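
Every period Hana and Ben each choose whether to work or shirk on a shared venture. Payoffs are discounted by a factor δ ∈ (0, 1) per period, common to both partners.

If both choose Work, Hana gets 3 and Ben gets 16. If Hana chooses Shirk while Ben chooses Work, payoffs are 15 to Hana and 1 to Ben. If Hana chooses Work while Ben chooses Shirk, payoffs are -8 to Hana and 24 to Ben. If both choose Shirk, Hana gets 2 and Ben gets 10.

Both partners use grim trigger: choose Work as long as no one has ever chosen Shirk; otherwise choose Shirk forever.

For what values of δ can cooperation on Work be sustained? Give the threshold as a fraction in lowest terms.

12/13

Hana: cooperation gives 3 each period; deviation gives 15 once then 2 forever.
  3/(1−δ) ≥ 15 + 2δ/(1−δ) ⇒ δ ≥ 12/13.
Ben: cooperation gives 16 each period; deviation gives 24 once then 10 forever.
  δ ≥ 8/14 = 4/7.
Both must hold, so the binding constraint is Hana's: δ ≥ 12/13.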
•••••
Task objective.
Wherever the string "partners" occurs in the listing, return the line it sits on.

Output for this task.
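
Every period Hana and Ben each choose whether to work or shirk on a shared venture. Payoffs are discounted by a factor δ ∈ (0, 1) per period, common to both partners.
Both partners use grim trigger: choose Work as long as no one has ever chosen Shirk; otherwise choose Shirk forever.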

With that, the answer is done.